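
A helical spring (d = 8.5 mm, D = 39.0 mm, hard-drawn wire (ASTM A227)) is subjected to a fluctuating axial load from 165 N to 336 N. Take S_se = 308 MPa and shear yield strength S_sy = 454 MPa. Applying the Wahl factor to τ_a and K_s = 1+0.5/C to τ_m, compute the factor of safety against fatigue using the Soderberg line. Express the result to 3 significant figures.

6.28

C = D/d = 39.0/8.5 = 4.5882; K_W = (4C−1)/(4C−4)+0.615/C = 1.3431; K_s = 1+0.5/C = 1.1090
F_a = (F_max−F_min)/2 = 85.5 N; F_m = (F_max+F_min)/2 = 250.5 N
τ_a = K_W·8F_aD/(πd³) = 1.3431 × 13.827 = 18.57 MPa
τ_m = K_s·8F_mD/(πd³) = 1.1090 × 40.509 = 44.924 MPa
Soderberg: 1/n_f = τ_a/S_se + τ_m/S_sy = 18.57/308 + 44.924/454 = 0.06029 + 0.09895 = 0.15924
n_f = 1/0.15924 = 6.28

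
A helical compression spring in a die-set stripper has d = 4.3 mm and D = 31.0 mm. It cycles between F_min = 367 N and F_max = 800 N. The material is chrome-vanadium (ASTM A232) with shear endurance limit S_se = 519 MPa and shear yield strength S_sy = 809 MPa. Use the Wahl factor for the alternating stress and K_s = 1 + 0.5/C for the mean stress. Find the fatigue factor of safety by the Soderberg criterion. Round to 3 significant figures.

C = D/d = 31.0/4.3 = 7.2093; K_W = (4C−1)/(4C−4)+0.615/C = 1.2061; K_s = 1+0.5/C = 1.0694
F_a = (F_max−F_min)/2 = 216.5 N; F_m = (F_max+F_min)/2 = 583.5 N
τ_a = K_W·8F_aD/(πd³) = 1.2061 × 214.96 = 259.26 MPa
τ_m = K_s·8F_mD/(πd³) = 1.0694 × 579.35 = 619.53 MPa
Soderberg: 1/n_f = τ_a/S_se + τ_m/S_sy = 259.26/519 + 619.53/809 = 0.49954 + 0.76579 = 1.2653
n_f = 1/1.2653 = 0.7903

0.790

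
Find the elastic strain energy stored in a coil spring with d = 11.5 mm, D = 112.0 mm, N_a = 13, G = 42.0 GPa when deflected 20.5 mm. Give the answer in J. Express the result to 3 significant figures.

1.06 J

k = Gd⁴/(8D³N_a) = (42.0×10³)(11.5⁴)/(8·112.0³·13) = 5.0275 N/mm
U = ½kδ² = 0.5 × 5.0275 × 20.5² = 1056.4 N·mm = 1.0564 J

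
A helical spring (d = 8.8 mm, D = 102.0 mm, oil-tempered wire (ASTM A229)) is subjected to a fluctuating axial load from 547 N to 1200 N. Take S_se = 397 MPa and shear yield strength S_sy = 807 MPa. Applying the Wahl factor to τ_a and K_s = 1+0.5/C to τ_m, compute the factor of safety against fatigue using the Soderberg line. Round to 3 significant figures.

1.28

C = D/d = 102.0/8.8 = 11.5909; K_W = (4C−1)/(4C−4)+0.615/C = 1.1239; K_s = 1+0.5/C = 1.0431
F_a = (F_max−F_min)/2 = 326.5 N; F_m = (F_max+F_min)/2 = 873.5 N
τ_a = K_W·8F_aD/(πd³) = 1.1239 × 124.44 = 139.86 MPa
τ_m = K_s·8F_mD/(πd³) = 1.0431 × 332.93 = 347.29 MPa
Soderberg: 1/n_f = τ_a/S_se + τ_m/S_sy = 139.86/397 + 347.29/807 = 0.35229 + 0.43035 = 0.78264
n_f = 1/0.78264 = 1.278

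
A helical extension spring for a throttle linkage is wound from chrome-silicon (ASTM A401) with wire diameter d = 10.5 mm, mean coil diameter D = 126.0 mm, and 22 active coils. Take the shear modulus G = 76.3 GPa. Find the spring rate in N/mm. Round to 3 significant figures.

k = Gd⁴/(8D³N_a) = (76.3×10³ × 10.5⁴) / (8 × 126.0³ × 22)
  = 9.27431e+08 / 3.52066e+08 = 2.6343 N/mm

2.63 N/mm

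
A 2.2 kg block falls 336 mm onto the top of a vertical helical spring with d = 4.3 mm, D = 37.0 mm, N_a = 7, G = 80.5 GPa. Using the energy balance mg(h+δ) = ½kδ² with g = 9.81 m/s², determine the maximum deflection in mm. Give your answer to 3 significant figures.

k = Gd⁴/(8D³N_a) = (80.5×10³)(4.3⁴)/(8·37.0³·7) = 9.7023 N/mm
W = mg = 2.2 × 9.81 = 21.582 N
½kδ² − Wδ − Wh = 0 → δ = (W + √(W² + 2kWh))/k
δ = (21.582 + √(465.78 + 140714))/9.7023 = (21.582 + 375.74)/9.7023 = 40.951 mm

41.0 mm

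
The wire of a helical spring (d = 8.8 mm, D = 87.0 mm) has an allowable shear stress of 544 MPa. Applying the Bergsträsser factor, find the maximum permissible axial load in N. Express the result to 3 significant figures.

1470 N

C = D/d = 87.0/8.8 = 9.8864
K_B = (4C+2)/(4C−3) = 41.545/36.545 = 1.1368
τ_max = K·8FD/(πd³) → F_max = τ_allow·πd³/(8DK)
F_max = 544·π·8.8³/(8·87.0·1.1368) = 1.1647e+06/791.22 = 1472 N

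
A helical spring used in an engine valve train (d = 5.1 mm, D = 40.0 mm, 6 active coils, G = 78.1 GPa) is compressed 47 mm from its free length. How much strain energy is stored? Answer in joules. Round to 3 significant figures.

k = Gd⁴/(8D³N_a) = (78.1×10³)(5.1⁴)/(8·40.0³·6) = 17.199 N/mm
U = ½kδ² = 0.5 × 17.199 × 47² = 18997 N·mm = 18.997 J

19.0 J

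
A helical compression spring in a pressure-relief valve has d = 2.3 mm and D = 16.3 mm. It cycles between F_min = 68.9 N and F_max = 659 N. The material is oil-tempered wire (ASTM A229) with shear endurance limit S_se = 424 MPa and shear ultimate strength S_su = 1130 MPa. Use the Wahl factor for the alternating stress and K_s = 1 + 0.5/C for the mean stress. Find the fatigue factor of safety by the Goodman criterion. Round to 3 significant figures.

0.247

C = D/d = 16.3/2.3 = 7.0870; K_W = (4C−1)/(4C−4)+0.615/C = 1.2100; K_s = 1+0.5/C = 1.0706
F_a = (F_max−F_min)/2 = 295.05 N; F_m = (F_max+F_min)/2 = 363.95 N
τ_a = K_W·8F_aD/(πd³) = 1.2100 × 1006.6 = 1217.9 MPa
τ_m = K_s·8F_mD/(πd³) = 1.0706 × 1241.6 = 1329.2 MPa
Goodman: 1/n_f = τ_a/S_se + τ_m/S_su = 1217.9/424 + 1329.2/1130 = 2.87248 + 1.17629 = 4.0488
n_f = 1/4.0488 = 0.247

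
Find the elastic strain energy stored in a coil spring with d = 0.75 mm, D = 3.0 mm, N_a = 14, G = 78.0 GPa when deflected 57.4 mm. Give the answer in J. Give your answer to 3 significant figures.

13.4 J

k = Gd⁴/(8D³N_a) = (78.0×10³)(0.75⁴)/(8·3.0³·14) = 8.1613 N/mm
U = ½kδ² = 0.5 × 8.1613 × 57.4² = 13445 N·mm = 13.445 J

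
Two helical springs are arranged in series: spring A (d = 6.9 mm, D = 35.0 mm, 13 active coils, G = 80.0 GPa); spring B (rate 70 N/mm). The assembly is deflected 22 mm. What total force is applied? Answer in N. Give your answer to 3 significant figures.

k_A = Gd⁴/(8D³N_a) = (80.0×10³)(6.9⁴)/(8·35.0³·13) = 40.668 N/mm
Series: 1/k_eq = 1/40.668 + 1/70 = 0.038875; k_eq = 25.723 N/mm
F = k_eq·δ = 25.723·22 = 565.91 N

566 N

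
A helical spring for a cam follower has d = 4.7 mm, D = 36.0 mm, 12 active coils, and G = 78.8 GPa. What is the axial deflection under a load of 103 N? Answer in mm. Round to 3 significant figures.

12.0 mm

k = Gd⁴/(8D³N_a) = (78.8×10³)(4.7⁴)/(8·36.0³·12) = 8.585 N/mm
δ = F/k = 103 / 8.585 = 11.998 mm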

__What to do__
In the listing above, find the line with "Two helical springs", then copy it and every later line exactly, through the last line, and nothing else.

__Written response__
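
Two helical springs are arranged in series: spring A (d = 6.9 mm, D = 35.0 mm, 13 active coils, G = 80.0 GPa); spring B (rate 70 N/mm). The assembly is deflected 22 mm. What total force is applied? Answer in N. Give your answer to 3 significant figures.

k_A = Gd⁴/(8D³N_a) = (80.0×10³)(6.9⁴)/(8·35.0³·13) = 40.668 N/mm
Series: 1/k_eq = 1/40.668 + 1/70 = 0.038875; k_eq = 25.723 N/mm
F = k_eq·δ = 25.723·22 = 565.91 N

566 N

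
A helical spring for a cam follower has d = 4.7 mm, D = 36.0 mm, 12 active coils, and G = 78.8 GPa. What is the axial deflection under a load of 103 N? Answer in mm. Round to 3 significant figures.

12.0 mm

k = Gd⁴/(8D³N_a) = (78.8×10³)(4.7⁴)/(8·36.0³·12) = 8.585 N/mm
δ = F/k = 103 / 8.585 = 11.998 mm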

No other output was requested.